*ASSIGNMENT*
Could you restate, word for word, the line that has "How many inversions" and all lines following it through the end of the entries below?

*RECORDS PROVIDED*
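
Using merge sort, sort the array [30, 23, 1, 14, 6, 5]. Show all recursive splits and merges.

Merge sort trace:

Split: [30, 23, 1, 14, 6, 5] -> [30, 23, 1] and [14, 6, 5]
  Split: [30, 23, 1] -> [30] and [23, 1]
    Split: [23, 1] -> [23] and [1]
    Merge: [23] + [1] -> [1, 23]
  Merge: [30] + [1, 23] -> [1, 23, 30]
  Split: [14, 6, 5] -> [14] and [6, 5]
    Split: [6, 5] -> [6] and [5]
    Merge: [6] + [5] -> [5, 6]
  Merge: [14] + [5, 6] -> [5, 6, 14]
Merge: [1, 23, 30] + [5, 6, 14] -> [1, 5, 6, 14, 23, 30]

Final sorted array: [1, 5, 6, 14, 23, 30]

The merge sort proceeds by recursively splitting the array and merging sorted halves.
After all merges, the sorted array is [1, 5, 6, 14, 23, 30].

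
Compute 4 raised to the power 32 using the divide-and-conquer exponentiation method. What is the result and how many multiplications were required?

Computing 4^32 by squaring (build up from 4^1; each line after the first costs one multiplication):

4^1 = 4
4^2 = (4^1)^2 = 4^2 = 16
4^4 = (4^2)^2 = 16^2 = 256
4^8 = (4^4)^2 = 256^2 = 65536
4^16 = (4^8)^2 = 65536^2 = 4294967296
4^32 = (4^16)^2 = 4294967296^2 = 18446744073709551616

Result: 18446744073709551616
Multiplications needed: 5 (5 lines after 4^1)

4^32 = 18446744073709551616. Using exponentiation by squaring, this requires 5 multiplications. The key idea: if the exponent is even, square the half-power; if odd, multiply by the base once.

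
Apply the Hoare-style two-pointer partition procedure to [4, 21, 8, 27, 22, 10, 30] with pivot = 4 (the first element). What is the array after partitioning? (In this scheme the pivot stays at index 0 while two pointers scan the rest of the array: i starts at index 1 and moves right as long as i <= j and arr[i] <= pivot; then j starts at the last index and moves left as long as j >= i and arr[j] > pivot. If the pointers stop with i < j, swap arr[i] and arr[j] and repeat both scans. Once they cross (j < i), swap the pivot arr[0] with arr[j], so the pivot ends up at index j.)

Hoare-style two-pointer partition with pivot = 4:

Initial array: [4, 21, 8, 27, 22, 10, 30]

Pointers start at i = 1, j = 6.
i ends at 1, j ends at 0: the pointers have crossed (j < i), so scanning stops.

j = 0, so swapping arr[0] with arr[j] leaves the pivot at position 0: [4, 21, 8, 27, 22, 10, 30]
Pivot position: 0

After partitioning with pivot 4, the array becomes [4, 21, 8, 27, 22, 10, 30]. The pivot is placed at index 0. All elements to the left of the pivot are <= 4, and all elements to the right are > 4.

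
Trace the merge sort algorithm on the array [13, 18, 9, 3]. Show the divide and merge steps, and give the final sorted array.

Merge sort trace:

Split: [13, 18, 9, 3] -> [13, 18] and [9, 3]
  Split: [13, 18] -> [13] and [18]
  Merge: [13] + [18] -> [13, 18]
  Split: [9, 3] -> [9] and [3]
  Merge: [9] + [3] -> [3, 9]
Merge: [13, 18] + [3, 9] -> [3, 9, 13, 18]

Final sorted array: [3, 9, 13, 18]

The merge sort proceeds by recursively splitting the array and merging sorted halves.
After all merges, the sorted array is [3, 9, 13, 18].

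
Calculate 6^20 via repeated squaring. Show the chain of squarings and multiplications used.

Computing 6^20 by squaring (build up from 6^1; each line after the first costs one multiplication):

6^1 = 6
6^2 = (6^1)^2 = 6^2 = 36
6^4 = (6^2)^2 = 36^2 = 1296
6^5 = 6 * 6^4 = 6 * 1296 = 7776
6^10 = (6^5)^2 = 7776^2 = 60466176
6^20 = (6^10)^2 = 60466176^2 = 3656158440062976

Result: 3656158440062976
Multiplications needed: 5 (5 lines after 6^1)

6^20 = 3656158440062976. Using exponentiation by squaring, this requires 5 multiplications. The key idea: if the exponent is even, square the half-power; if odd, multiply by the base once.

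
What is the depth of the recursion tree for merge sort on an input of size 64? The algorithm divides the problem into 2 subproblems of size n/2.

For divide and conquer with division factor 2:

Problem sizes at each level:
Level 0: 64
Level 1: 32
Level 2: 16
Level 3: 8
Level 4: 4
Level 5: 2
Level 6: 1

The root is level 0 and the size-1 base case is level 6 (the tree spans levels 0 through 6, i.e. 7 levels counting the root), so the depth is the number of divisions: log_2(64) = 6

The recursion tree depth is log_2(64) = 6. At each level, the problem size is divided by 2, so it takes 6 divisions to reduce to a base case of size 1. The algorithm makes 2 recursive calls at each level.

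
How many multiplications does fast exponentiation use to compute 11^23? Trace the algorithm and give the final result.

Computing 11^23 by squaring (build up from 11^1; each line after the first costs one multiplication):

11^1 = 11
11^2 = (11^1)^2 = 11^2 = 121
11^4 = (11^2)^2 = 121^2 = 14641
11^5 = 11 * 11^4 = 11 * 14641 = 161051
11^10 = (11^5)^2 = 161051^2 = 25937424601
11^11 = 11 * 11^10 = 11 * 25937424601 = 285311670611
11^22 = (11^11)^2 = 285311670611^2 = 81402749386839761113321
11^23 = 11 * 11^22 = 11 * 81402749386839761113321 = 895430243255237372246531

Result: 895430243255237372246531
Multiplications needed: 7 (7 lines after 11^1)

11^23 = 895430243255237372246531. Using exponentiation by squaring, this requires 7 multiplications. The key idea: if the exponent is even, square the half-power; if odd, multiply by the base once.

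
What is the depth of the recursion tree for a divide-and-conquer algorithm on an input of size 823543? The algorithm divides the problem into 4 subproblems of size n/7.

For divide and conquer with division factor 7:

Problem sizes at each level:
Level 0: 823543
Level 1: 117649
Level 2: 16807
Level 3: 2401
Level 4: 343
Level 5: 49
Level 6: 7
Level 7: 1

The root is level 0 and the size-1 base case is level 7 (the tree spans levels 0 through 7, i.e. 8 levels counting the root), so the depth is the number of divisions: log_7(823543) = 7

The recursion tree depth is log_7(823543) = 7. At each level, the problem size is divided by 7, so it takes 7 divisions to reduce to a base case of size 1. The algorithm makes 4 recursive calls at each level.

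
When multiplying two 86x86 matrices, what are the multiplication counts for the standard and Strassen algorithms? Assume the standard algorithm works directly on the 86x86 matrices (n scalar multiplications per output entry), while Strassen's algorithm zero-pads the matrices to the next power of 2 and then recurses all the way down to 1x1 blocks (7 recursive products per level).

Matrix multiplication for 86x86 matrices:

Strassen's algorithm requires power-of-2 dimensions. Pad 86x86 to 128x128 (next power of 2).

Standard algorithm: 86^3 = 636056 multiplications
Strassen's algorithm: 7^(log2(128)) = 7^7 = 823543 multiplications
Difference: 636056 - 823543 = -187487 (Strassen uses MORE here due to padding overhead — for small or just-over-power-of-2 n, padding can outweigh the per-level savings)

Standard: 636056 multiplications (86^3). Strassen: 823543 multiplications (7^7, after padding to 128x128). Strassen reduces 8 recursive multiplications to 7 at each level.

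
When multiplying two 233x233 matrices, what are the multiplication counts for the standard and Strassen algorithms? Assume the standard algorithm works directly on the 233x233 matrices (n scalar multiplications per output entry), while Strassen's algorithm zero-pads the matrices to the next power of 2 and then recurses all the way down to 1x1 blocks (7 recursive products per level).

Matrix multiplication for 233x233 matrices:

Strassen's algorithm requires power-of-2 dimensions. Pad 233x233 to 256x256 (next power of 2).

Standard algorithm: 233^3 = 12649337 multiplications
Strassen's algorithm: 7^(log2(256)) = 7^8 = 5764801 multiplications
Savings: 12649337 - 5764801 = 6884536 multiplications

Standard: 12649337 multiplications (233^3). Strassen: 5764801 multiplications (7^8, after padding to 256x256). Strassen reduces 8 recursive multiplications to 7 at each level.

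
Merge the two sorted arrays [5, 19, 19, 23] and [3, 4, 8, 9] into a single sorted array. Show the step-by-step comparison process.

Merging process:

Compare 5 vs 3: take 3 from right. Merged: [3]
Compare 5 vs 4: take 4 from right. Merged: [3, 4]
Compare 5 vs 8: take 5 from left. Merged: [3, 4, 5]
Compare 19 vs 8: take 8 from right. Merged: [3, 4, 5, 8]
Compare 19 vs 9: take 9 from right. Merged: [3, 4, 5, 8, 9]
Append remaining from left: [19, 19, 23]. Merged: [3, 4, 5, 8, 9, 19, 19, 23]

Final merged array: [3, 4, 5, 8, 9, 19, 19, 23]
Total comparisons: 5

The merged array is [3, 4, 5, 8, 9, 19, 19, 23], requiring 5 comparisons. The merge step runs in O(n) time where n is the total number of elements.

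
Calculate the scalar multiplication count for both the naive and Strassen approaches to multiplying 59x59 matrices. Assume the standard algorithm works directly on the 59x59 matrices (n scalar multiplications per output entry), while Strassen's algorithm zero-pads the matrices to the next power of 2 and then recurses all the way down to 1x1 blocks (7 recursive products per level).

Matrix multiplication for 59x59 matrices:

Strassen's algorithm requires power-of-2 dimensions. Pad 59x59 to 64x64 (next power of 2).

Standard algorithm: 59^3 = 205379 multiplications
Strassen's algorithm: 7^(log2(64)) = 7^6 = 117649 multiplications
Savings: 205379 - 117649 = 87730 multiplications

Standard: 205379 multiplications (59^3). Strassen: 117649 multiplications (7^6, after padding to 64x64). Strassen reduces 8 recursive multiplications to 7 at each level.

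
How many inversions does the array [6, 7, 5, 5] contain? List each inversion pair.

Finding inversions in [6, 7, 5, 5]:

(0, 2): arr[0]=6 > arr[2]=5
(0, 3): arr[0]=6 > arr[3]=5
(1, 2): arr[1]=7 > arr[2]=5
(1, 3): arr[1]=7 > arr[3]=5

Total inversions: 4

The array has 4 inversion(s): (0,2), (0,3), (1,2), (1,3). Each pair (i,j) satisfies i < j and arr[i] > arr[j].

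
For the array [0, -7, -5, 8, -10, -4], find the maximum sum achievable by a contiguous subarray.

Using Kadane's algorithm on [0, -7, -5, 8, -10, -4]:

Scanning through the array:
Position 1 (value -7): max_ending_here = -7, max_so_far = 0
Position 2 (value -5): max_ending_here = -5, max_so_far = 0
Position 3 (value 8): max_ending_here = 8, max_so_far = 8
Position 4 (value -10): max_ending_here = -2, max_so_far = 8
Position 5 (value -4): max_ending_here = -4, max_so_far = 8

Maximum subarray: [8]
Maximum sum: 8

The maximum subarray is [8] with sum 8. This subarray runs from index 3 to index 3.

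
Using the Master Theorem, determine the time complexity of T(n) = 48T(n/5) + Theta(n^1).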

*EXERCISE RESULT*
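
How many inversions does the array [6, 7, 5, 5] contain? List each inversion pair.

Finding inversions in [6, 7, 5, 5]:

(0, 2): arr[0]=6 > arr[2]=5
(0, 3): arr[0]=6 > arr[3]=5
(1, 2): arr[1]=7 > arr[2]=5
(1, 3): arr[1]=7 > arr[3]=5

Total inversions: 4

The array has 4 inversion(s): (0,2), (0,3), (1,2), (1,3). Each pair (i,j) satisfies i < j and arr[i] > arr[j].

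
For the array [0, -7, -5, 8, -10, -4], find the maximum sum achievable by a contiguous subarray.

Using Kadane's algorithm on [0, -7, -5, 8, -10, -4]:

Scanning through the array:
Position 1 (value -7): max_ending_here = -7, max_so_far = 0
Position 2 (value -5): max_ending_here = -5, max_so_far = 0
Position 3 (value 8): max_ending_here = 8, max_so_far = 8
Position 4 (value -10): max_ending_here = -2, max_so_far = 8
Position 5 (value -4): max_ending_here = -4, max_so_far = 8

Maximum subarray: [8]
Maximum sum: 8

The maximum subarray is [8] with sum 8. This subarray runs from index 3 to index 3.

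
Using the Master Theorem, determine the time complexity of T(n) = 48T(n/5) + Theta(n^1).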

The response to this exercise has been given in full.